■ Problem description
Take every line from the data that has the word "with" in it.

■ Input for this task
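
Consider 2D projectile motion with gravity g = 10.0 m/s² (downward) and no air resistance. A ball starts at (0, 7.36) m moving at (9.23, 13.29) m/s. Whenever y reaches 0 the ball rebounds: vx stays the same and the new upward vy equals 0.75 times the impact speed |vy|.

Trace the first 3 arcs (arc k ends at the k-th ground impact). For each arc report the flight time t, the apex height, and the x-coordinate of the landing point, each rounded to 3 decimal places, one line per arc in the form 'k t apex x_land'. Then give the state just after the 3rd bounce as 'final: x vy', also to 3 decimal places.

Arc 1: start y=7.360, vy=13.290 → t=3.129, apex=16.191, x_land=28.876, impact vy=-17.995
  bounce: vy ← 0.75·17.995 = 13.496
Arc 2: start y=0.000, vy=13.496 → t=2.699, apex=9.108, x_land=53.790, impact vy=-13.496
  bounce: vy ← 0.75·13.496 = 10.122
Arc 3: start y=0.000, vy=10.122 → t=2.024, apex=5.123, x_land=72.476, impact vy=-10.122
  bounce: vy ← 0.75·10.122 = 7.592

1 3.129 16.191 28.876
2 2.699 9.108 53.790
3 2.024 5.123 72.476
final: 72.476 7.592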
==
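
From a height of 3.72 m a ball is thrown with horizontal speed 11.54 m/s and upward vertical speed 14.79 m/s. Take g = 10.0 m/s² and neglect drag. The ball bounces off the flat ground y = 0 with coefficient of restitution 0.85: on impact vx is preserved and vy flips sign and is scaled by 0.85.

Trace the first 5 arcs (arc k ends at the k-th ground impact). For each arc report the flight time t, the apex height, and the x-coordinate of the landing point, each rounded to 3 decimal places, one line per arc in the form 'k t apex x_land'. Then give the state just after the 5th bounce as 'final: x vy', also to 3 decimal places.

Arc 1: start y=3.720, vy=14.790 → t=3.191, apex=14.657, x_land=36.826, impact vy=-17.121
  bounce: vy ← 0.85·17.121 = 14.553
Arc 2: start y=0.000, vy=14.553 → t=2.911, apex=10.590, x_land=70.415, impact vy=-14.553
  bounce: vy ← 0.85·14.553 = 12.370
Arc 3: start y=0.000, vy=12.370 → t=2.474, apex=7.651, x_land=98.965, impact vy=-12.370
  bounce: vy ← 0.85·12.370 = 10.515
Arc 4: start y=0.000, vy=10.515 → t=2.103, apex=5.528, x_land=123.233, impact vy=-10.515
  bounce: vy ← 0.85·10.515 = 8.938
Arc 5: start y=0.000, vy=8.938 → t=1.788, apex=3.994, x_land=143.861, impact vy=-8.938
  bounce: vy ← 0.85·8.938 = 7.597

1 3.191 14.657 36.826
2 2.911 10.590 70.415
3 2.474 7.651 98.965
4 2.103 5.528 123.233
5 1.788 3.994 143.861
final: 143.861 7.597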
* * *
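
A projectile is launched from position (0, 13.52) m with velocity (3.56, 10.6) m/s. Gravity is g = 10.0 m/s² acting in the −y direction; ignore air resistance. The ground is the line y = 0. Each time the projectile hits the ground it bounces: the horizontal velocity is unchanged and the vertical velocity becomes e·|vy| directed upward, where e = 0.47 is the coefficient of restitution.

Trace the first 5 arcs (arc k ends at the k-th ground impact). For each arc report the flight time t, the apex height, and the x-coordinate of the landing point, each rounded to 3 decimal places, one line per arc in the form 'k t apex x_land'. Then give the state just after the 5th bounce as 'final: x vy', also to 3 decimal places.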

■ Task solution
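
Consider 2D projectile motion with gravity g = 10.0 m/s² (downward) and no air resistance. A ball starts at (0, 7.36) m moving at (9.23, 13.29) m/s. Whenever y reaches 0 the ball rebounds: vx stays the same and the new upward vy equals 0.75 times the impact speed |vy|.
From a height of 3.72 m a ball is thrown with horizontal speed 11.54 m/s and upward vertical speed 14.79 m/s. Take g = 10.0 m/s² and neglect drag. The ball bounces off the flat ground y = 0 with coefficient of restitution 0.85: on impact vx is preserved and vy flips sign and is scaled by 0.85.
A projectile is launched from position (0, 13.52) m with velocity (3.56, 10.6) m/s. Gravity is g = 10.0 m/s² acting in the −y direction; ignore air resistance. The ground is the line y = 0. Each time the projectile hits the ground it bounces: the horizontal velocity is unchanged and the vertical velocity becomes e·|vy| directed upward, where e = 0.47 is the coefficient of restitution.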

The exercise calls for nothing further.